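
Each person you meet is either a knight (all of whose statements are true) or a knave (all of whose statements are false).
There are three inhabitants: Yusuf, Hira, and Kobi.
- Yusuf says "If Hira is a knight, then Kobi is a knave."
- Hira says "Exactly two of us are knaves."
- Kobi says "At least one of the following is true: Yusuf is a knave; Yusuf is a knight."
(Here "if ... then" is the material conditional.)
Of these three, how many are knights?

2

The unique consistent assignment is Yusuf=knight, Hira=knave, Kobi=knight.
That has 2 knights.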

━━━━━━━━━━━━━━━━━━━━━━━━━━━━━━

▶ **TASK REQUIREMENTS**:
Write out again, exactly, the line containing "- Hira says" and every later line of the records. Omit the rest.

▶ **RESPONSE**:
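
- Hira says "Exactly two of us are knaves."
- Kobi says "At least one of the following is true: Yusuf is a knave; Yusuf is a knight."
(Here "if ... then" is the material conditional.)
Of these three, how many are knights?

2

The unique consistent assignment is Yusuf=knight, Hira=knave, Kobi=knight.
That has 2 knights.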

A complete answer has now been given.